- **Problem details**:
In the reply, include exactly the lines of the entries below from the first to the line with "36 mg | 3 g |", that line included.

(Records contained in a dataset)

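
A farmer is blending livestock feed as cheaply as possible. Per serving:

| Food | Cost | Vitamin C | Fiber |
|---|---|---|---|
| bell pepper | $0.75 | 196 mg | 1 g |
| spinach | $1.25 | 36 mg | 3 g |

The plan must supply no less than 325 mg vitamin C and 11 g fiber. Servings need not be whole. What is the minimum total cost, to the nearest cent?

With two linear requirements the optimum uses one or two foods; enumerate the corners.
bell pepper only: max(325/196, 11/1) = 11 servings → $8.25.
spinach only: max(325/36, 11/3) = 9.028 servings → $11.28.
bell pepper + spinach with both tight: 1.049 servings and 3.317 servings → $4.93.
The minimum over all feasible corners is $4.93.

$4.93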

- **Answer for the task**:
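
A farmer is blending livestock feed as cheaply as possible. Per serving:

| Food | Cost | Vitamin C | Fiber |
|---|---|---|---|
| bell pepper | $0.75 | 196 mg | 1 g |
| spinach | $1.25 | 36 mg | 3 g |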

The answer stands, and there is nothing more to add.